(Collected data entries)

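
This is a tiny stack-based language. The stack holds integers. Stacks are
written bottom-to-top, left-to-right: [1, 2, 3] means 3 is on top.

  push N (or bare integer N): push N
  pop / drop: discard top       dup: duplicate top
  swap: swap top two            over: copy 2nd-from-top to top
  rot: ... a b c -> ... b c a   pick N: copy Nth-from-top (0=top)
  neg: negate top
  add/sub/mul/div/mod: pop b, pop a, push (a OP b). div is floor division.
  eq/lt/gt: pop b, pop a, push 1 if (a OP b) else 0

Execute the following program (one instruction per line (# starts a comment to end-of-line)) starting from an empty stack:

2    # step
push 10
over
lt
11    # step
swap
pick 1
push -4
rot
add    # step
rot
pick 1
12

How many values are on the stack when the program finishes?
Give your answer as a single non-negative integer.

Answer: 6

Derivation:
After 'push 2': stack = [2] (depth 1)
After 'push 10': stack = [2, 10] (depth 2)
After 'over': stack = [2, 10, 2] (depth 3)
After 'lt': stack = [2, 0] (depth 2)
After 'push 11': stack = [2, 0, 11] (depth 3)
After 'swap': stack = [2, 11, 0] (depth 3)
After 'pick 1': stack = [2, 11, 0, 11] (depth 4)
After 'push -4': stack = [2, 11, 0, 11, -4] (depth 5)
After 'rot': stack = [2, 11, 11, -4, 0] (depth 5)
After 'add': stack = [2, 11, 11, -4] (depth 4)
After 'rot': stack = [2, 11, -4, 11] (depth 4)
After 'pick 1': stack = [2, 11, -4, 11, -4] (depth 5)
After 'push 12': stack = [2, 11, -4, 11, -4, 12] (depth 6)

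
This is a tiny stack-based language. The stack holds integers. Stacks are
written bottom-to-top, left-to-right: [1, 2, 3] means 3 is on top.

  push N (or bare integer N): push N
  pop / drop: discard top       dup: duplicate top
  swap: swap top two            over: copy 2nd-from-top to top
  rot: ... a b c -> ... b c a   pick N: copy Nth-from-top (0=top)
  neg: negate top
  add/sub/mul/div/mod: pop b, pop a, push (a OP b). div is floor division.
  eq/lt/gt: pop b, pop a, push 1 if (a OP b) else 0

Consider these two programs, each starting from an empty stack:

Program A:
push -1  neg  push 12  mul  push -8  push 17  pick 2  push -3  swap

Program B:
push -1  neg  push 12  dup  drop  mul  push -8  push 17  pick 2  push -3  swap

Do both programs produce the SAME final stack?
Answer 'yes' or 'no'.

Answer: yes

Derivation:
Program A trace:
  After 'push -1': [-1]
  After 'neg': [1]
  After 'push 12': [1, 12]
  After 'mul': [12]
  After 'push -8': [12, -8]
  After 'push 17': [12, -8, 17]
  After 'pick 2': [12, -8, 17, 12]
  After 'push -3': [12, -8, 17, 12, -3]
  After 'swap': [12, -8, 17, -3, 12]
Program A final stack: [12, -8, 17, -3, 12]

Program B trace:
  After 'push -1': [-1]
  After 'neg': [1]
  After 'push 12': [1, 12]
  After 'dup': [1, 12, 12]
  After 'drop': [1, 12]
  After 'mul': [12]
  After 'push -8': [12, -8]
  After 'push 17': [12, -8, 17]
  After 'pick 2': [12, -8, 17, 12]
  After 'push -3': [12, -8, 17, 12, -3]
  After 'swap': [12, -8, 17, -3, 12]
Program B final stack: [12, -8, 17, -3, 12]
Same: yes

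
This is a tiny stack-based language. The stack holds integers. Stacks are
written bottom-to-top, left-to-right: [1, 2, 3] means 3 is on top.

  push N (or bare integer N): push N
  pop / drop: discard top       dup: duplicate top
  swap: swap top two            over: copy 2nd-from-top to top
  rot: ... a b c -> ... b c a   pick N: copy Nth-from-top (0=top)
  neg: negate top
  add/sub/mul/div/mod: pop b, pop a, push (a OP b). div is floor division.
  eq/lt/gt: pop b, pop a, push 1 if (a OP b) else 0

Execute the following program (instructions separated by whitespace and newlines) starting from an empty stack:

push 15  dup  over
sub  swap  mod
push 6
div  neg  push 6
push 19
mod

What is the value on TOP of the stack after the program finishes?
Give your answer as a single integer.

Answer: 6

Derivation:
After 'push 15': [15]
After 'dup': [15, 15]
After 'over': [15, 15, 15]
After 'sub': [15, 0]
After 'swap': [0, 15]
After 'mod': [0]
After 'push 6': [0, 6]
After 'div': [0]
After 'neg': [0]
After 'push 6': [0, 6]
After 'push 19': [0, 6, 19]
After 'mod': [0, 6]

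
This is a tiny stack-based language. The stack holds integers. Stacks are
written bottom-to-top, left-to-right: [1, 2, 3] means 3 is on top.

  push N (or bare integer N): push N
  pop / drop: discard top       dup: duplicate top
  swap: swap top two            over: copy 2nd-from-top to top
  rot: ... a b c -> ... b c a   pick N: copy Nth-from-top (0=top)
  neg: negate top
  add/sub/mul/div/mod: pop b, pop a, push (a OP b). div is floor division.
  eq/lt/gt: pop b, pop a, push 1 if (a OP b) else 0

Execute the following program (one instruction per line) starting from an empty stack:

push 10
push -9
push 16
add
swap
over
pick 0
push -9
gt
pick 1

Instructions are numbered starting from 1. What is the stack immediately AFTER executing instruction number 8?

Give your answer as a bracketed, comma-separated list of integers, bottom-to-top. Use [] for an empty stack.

Step 1 ('push 10'): [10]
Step 2 ('push -9'): [10, -9]
Step 3 ('push 16'): [10, -9, 16]
Step 4 ('add'): [10, 7]
Step 5 ('swap'): [7, 10]
Step 6 ('over'): [7, 10, 7]
Step 7 ('pick 0'): [7, 10, 7, 7]
Step 8 ('push -9'): [7, 10, 7, 7, -9]

Answer: [7, 10, 7, 7, -9]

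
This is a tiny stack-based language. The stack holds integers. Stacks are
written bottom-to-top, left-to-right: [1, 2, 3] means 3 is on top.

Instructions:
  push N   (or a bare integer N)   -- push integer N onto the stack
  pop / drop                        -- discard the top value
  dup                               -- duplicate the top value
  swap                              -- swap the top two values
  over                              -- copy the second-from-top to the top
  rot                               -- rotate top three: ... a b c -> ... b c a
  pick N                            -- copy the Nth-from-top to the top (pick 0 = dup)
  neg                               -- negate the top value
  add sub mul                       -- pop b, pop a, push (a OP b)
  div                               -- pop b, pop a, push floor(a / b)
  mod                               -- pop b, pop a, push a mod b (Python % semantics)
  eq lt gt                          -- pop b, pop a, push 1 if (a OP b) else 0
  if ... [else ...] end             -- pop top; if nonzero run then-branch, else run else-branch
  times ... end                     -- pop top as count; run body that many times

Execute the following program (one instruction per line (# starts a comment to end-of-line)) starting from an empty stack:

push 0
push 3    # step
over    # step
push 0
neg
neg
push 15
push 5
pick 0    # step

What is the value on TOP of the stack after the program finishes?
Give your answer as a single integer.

Answer: 5

Derivation:
After 'push 0': [0]
After 'push 3': [0, 3]
After 'over': [0, 3, 0]
After 'push 0': [0, 3, 0, 0]
After 'neg': [0, 3, 0, 0]
After 'neg': [0, 3, 0, 0]
After 'push 15': [0, 3, 0, 0, 15]
After 'push 5': [0, 3, 0, 0, 15, 5]
After 'pick 0': [0, 3, 0, 0, 15, 5, 5]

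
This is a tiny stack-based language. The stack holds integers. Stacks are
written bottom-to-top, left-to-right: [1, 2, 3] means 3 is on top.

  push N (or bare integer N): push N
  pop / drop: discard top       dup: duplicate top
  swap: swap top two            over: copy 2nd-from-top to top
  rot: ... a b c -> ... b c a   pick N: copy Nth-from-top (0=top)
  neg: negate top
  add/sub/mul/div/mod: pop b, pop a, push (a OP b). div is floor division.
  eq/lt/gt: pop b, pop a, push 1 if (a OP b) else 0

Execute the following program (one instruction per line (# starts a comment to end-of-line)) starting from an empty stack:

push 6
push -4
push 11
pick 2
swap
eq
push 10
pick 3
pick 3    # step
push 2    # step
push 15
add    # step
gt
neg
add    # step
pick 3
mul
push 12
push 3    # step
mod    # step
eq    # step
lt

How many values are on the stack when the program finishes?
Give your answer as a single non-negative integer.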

_Work to complete_: In the data above, find the line that contains "Instructions are numbered" and the line that contains "-- pop b, pop a, push 1". Repeat exactly those lines and every line between them, and only those.

_Answer box_:
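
Instructions are numbered starting from 1. What is the stack immediately AFTER executing instruction number 8?

Give your answer as a bracketed, comma-separated list of integers, bottom-to-top. Use [] for an empty stack.

Step 1 ('push 10'): [10]
Step 2 ('push -9'): [10, -9]
Step 3 ('push 16'): [10, -9, 16]
Step 4 ('add'): [10, 7]
Step 5 ('swap'): [7, 10]
Step 6 ('over'): [7, 10, 7]
Step 7 ('pick 0'): [7, 10, 7, 7]
Step 8 ('push -9'): [7, 10, 7, 7, -9]

Answer: [7, 10, 7, 7, -9]

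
This is a tiny stack-based language. The stack holds integers. Stacks are
written bottom-to-top, left-to-right: [1, 2, 3] means 3 is on top.

Instructions:
  push N   (or a bare integer N)   -- push integer N onto the stack
  pop / drop                        -- discard the top value
  dup                               -- duplicate the top value
  swap                              -- swap the top two values
  over                              -- copy the second-from-top to the top
  rot                               -- rotate top three: ... a b c -> ... b c a
  pick N                            -- copy the Nth-from-top to the top (pick 0 = dup)
  neg                               -- negate the top value
  add sub mul                       -- pop b, pop a, push (a OP b)
  div                               -- pop b, pop a, push floor(a / b)
  mod                               -- pop b, pop a, push a mod b (Python % semantics)
  eq lt gt                          -- pop b, pop a, push 1 if (a OP b) else 0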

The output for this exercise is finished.